**Problem statement**
Each record is to be written out exactly as it appears.

(Collected data)
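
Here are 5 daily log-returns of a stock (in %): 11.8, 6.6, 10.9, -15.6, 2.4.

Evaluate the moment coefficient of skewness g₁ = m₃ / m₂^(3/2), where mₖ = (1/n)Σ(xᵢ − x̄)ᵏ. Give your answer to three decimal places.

x̄ = (11.8 + 6.6 + 10.9 - 15.6 + 2.4) / 5 = 3.2200
deviations (xᵢ − x̄): 8.5800, 3.3800, 7.6800, -18.8200, -0.8200
Σ(xᵢ − x̄)² = 498.8880 ⇒ m₂ = 498.8880/5 = 99.77760
Σ(xᵢ − x̄)³ = -5543.2243 ⇒ m₃ = -5543.2243/5 = -1108.64486
m₂^(3/2) = 99.77760^(1.5) = 996.66586
g₁ = m₃ / m₂^(3/2) = -1108.64486 / 996.66586 ≈ -1.112

-1.112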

**Your solution**
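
Here are 5 daily log-returns of a stock (in %): 11.8, 6.6, 10.9, -15.6, 2.4.

Evaluate the moment coefficient of skewness g₁ = m₃ / m₂^(3/2), where mₖ = (1/n)Σ(xᵢ − x̄)ᵏ. Give your answer to three decimal places.

x̄ = (11.8 + 6.6 + 10.9 - 15.6 + 2.4) / 5 = 3.2200
deviations (xᵢ − x̄): 8.5800, 3.3800, 7.6800, -18.8200, -0.8200
Σ(xᵢ − x̄)² = 498.8880 ⇒ m₂ = 498.8880/5 = 99.77760
Σ(xᵢ − x̄)³ = -5543.2243 ⇒ m₃ = -5543.2243/5 = -1108.64486
m₂^(3/2) = 99.77760^(1.5) = 996.66586
g₁ = m₃ / m₂^(3/2) = -1108.64486 / 996.66586 ≈ -1.112

-1.112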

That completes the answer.